▸ **Your assignment**: Every line in the listing below that holds the word "assorting" should be returned.

————————

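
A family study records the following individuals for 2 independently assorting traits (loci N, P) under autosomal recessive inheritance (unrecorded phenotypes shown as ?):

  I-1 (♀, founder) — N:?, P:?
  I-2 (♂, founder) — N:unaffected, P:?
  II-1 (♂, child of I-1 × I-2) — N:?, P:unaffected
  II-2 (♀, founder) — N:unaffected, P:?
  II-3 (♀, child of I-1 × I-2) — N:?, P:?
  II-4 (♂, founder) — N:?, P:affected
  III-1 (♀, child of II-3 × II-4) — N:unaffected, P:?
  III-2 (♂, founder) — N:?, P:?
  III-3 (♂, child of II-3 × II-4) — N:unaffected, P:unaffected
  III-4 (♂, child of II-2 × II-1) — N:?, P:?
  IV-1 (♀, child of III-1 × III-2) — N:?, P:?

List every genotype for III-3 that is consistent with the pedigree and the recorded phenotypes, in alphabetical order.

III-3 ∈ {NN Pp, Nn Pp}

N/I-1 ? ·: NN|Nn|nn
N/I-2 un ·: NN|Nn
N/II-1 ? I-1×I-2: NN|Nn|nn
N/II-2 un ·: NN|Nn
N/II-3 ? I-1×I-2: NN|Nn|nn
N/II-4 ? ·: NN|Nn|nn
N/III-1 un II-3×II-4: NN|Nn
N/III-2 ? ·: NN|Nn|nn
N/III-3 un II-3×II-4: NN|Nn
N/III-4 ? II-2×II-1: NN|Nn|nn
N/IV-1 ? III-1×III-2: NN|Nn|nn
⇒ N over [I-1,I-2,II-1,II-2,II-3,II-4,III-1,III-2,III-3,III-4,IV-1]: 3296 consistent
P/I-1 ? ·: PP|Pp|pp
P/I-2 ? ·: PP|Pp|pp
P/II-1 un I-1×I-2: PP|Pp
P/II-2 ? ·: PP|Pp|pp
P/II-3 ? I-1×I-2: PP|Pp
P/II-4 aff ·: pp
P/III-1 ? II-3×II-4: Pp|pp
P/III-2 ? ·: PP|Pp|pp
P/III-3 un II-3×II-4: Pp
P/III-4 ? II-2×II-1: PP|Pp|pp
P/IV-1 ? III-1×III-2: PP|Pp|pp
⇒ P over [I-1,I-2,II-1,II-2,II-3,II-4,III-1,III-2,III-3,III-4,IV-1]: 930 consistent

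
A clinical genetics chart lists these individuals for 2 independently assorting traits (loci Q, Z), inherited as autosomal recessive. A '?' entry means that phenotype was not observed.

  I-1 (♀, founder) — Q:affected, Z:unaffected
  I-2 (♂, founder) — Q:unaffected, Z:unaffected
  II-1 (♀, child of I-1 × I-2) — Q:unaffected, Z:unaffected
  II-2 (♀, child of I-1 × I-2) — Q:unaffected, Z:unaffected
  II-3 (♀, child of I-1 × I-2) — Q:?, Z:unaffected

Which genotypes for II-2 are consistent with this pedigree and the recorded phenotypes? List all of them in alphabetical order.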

————————

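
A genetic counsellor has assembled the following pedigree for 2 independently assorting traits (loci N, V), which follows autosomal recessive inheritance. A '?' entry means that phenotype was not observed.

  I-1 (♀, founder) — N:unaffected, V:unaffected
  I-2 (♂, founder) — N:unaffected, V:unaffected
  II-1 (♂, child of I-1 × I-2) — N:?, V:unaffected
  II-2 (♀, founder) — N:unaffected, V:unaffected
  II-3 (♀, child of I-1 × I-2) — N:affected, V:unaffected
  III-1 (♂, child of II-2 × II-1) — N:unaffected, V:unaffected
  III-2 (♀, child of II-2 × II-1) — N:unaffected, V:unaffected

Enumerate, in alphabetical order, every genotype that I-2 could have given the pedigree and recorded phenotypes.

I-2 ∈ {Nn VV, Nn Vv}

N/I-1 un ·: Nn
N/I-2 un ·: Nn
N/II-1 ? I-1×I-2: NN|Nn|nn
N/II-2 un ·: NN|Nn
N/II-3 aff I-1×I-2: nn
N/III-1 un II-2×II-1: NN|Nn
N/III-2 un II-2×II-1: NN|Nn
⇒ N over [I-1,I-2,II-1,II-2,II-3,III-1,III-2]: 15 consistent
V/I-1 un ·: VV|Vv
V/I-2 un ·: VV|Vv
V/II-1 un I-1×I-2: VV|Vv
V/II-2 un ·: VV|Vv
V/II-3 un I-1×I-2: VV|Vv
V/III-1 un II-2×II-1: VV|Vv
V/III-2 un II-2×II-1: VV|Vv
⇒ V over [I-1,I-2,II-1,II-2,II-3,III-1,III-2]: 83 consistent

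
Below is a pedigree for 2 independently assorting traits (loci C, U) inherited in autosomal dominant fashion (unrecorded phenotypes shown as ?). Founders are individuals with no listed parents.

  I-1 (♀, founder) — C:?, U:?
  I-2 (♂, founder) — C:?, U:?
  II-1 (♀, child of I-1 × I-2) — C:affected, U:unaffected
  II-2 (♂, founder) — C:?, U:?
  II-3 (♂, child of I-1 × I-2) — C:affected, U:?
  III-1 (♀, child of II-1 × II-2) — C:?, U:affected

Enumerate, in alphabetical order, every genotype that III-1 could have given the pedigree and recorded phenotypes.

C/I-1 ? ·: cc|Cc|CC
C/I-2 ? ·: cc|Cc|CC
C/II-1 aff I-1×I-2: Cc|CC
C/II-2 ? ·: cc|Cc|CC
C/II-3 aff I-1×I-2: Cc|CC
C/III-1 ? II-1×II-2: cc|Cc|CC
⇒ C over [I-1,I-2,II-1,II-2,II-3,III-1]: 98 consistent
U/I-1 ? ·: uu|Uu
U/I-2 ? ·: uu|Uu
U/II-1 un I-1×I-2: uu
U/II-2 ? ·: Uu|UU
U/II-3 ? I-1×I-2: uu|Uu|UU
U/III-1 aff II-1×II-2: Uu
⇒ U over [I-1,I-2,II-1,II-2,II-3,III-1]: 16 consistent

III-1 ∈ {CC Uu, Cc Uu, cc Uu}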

————————

▸ **Answer space**:
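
A family study records the following individuals for 2 independently assorting traits (loci N, P) under autosomal recessive inheritance (unrecorded phenotypes shown as ?):
A clinical genetics chart lists these individuals for 2 independently assorting traits (loci Q, Z), inherited as autosomal recessive. A '?' entry means that phenotype was not observed.
A genetic counsellor has assembled the following pedigree for 2 independently assorting traits (loci N, V), which follows autosomal recessive inheritance. A '?' entry means that phenotype was not observed.
Below is a pedigree for 2 independently assorting traits (loci C, U) inherited in autosomal dominant fashion (unrecorded phenotypes shown as ?). Founders are individuals with no listed parents.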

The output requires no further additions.